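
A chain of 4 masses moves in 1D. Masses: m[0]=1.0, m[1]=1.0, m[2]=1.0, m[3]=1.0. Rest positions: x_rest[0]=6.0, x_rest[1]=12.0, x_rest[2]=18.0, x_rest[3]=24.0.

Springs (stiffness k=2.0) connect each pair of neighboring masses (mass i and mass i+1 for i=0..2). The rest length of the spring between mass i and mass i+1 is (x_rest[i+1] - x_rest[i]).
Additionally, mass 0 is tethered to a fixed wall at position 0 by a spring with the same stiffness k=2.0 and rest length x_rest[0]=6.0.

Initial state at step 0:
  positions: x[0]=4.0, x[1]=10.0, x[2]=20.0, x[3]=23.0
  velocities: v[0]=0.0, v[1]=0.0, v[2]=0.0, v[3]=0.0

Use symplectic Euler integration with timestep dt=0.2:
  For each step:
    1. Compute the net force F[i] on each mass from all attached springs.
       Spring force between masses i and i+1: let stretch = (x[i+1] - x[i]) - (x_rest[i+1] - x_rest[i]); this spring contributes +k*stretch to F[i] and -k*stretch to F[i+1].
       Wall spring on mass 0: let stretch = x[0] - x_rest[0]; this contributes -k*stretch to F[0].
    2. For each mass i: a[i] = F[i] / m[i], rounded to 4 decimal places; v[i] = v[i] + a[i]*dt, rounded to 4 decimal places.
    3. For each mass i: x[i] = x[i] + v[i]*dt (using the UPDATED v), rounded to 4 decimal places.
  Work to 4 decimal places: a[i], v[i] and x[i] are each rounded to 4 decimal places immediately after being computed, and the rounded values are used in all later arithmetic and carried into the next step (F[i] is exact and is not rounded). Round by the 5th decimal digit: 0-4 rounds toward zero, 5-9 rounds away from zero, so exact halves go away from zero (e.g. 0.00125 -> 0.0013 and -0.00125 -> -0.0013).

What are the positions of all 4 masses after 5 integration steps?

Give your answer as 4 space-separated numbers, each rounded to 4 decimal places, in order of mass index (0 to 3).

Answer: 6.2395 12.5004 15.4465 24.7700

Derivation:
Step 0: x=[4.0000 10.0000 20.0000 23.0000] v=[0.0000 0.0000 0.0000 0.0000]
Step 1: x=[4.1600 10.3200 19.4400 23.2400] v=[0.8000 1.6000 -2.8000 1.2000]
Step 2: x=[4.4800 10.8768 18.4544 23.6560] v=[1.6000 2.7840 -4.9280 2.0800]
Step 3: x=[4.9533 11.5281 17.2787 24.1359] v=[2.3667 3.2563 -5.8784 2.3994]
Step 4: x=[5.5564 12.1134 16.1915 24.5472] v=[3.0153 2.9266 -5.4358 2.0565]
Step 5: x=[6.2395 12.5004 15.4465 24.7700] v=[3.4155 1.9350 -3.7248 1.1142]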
========================================================================
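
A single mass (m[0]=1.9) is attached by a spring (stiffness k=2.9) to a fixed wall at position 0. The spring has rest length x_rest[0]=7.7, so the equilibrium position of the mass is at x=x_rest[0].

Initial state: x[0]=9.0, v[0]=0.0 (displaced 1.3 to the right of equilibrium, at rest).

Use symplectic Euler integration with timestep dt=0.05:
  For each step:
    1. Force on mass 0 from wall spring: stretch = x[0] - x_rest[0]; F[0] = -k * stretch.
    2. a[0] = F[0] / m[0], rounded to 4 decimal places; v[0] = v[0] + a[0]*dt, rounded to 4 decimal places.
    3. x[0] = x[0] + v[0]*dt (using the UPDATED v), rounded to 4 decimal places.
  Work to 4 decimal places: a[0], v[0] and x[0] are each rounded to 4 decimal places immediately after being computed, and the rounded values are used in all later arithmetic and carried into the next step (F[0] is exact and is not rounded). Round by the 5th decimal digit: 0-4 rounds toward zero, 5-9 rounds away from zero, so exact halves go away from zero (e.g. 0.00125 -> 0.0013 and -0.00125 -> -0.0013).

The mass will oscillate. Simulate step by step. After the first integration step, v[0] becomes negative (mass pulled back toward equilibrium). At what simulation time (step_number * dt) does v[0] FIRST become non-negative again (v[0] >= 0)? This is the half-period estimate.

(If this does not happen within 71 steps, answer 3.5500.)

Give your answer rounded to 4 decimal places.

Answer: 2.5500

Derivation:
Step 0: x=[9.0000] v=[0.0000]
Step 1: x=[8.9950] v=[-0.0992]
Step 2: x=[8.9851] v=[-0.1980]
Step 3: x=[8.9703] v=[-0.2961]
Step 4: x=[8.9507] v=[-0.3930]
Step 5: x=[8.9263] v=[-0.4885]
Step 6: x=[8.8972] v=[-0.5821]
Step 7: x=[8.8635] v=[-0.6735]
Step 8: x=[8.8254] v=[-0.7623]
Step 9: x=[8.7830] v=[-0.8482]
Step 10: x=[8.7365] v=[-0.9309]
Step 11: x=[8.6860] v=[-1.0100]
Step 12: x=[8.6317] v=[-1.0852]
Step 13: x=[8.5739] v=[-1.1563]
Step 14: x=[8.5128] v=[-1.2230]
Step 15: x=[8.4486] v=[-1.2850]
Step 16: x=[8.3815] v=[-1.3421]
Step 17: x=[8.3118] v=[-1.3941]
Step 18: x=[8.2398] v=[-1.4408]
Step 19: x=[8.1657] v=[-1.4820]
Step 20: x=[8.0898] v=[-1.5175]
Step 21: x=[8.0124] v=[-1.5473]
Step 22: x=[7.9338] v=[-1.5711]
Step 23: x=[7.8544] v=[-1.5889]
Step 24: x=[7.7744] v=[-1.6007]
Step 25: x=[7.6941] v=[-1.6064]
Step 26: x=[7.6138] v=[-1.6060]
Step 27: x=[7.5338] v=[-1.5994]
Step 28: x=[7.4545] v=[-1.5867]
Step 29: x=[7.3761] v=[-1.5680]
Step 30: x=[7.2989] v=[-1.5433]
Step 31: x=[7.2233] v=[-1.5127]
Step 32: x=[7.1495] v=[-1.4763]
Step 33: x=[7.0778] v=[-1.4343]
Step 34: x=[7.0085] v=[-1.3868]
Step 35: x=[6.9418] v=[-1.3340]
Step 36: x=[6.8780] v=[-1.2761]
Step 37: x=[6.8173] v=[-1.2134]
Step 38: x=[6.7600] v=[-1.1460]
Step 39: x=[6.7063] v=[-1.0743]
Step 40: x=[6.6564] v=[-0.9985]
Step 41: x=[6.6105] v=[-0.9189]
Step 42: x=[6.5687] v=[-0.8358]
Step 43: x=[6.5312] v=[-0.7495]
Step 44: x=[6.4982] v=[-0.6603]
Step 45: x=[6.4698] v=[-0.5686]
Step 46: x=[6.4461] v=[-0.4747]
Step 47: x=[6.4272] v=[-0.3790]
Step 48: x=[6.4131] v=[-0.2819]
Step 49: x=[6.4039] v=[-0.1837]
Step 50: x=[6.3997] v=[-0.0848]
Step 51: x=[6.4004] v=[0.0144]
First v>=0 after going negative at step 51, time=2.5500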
========================================================================
The word "used" occurs on some lines of the data. Give the number of those lines only.

2